§ **WHAT YOU WILL DO**
I need all the entries repeated exactly as written.

Saved data entries
╔══
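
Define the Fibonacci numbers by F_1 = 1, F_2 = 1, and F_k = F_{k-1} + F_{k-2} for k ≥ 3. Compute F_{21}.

10946

Iterating the recurrence up to F_{16} = 987 and F_{15} = 610:
F_{17} = F_{16} + F_{15} = 987 + 610 = 1597
F_{18} = F_{17} + F_{16} = 1597 + 987 = 2584
F_{19} = F_{18} + F_{17} = 2584 + 1597 = 4181
F_{20} = F_{19} + F_{18} = 4181 + 2584 = 6765
F_{21} = F_{20} + F_{19} = 6765 + 4181 = 10946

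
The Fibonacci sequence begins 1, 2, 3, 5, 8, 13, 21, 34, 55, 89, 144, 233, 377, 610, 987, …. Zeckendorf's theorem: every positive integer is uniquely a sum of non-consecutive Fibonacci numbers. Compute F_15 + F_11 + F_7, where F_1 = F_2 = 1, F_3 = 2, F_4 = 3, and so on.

F_15 + F_11 + F_7 = 610 + 89 + 13 = 712.

712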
╚══
§ **RESPONSE**
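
Define the Fibonacci numbers by F_1 = 1, F_2 = 1, and F_k = F_{k-1} + F_{k-2} for k ≥ 3. Compute F_{21}.

10946

Iterating the recurrence up to F_{16} = 987 and F_{15} = 610:
F_{17} = F_{16} + F_{15} = 987 + 610 = 1597
F_{18} = F_{17} + F_{16} = 1597 + 987 = 2584
F_{19} = F_{18} + F_{17} = 2584 + 1597 = 4181
F_{20} = F_{19} + F_{18} = 4181 + 2584 = 6765
F_{21} = F_{20} + F_{19} = 6765 + 4181 = 10946

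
The Fibonacci sequence begins 1, 2, 3, 5, 8, 13, 21, 34, 55, 89, 144, 233, 377, 610, 987, …. Zeckendorf's theorem: every positive integer is uniquely a sum of non-consecutive Fibonacci numbers. Compute F_15 + F_11 + F_7, where F_1 = F_2 = 1, F_3 = 2, F_4 = 3, and so on.

F_15 + F_11 + F_7 = 610 + 89 + 13 = 712.

712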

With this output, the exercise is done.